— Exercise requirements —
In the listing below, find the line containing "Calculate the wave" and the line containing "Using the simplified". Repeat exactly those two lines and every line between them.

— Supplied records —
**********
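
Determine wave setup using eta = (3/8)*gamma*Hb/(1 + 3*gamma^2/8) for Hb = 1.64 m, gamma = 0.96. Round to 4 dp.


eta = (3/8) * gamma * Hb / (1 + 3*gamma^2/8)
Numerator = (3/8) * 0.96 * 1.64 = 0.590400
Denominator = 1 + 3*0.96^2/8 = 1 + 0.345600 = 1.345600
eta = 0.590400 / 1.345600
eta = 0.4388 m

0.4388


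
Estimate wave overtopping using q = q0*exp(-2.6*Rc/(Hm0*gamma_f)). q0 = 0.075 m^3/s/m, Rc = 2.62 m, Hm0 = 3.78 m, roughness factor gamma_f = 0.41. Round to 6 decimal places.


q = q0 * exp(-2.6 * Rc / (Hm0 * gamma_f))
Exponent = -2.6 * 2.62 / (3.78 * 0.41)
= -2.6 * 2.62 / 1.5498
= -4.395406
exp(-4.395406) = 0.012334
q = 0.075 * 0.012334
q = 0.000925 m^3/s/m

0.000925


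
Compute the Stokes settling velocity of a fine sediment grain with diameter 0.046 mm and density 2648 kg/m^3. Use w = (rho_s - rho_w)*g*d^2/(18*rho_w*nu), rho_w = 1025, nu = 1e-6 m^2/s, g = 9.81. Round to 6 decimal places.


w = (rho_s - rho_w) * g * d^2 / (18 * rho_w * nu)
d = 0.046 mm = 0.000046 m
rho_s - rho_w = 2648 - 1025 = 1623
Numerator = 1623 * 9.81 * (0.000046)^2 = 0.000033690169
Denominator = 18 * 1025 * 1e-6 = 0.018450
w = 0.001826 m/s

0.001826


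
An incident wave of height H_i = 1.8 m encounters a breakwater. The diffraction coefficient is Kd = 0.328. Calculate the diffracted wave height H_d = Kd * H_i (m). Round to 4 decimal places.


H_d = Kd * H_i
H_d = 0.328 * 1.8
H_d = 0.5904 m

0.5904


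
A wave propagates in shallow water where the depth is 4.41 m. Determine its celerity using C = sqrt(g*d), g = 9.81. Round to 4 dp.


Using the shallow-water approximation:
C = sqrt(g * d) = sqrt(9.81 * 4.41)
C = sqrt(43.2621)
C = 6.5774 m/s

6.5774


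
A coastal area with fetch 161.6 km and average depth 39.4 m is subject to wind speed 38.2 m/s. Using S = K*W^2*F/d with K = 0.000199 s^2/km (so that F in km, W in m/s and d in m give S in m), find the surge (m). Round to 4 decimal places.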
**********
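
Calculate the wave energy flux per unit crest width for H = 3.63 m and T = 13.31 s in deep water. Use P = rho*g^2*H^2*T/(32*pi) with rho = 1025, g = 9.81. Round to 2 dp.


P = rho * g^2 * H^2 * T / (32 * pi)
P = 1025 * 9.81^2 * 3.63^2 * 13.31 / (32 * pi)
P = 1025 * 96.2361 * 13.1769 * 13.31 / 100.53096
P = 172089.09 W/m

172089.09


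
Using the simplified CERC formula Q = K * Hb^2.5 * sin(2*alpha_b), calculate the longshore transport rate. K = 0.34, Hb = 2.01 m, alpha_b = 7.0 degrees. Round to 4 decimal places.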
**********
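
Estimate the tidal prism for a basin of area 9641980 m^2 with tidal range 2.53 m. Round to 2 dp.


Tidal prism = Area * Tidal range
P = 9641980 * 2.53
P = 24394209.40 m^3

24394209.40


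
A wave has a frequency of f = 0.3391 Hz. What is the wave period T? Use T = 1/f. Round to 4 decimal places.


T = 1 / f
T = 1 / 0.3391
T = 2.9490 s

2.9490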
**********
— Solution to this exercise —
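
Calculate the wave energy flux per unit crest width for H = 3.63 m and T = 13.31 s in deep water. Use P = rho*g^2*H^2*T/(32*pi) with rho = 1025, g = 9.81. Round to 2 dp.


P = rho * g^2 * H^2 * T / (32 * pi)
P = 1025 * 9.81^2 * 3.63^2 * 13.31 / (32 * pi)
P = 1025 * 96.2361 * 13.1769 * 13.31 / 100.53096
P = 172089.09 W/m

172089.09


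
Using the simplified CERC formula Q = K * Hb^2.5 * sin(2*alpha_b), calculate the longshore transport rate. K = 0.34, Hb = 2.01 m, alpha_b = 7.0 degrees. Round to 4 decimal places.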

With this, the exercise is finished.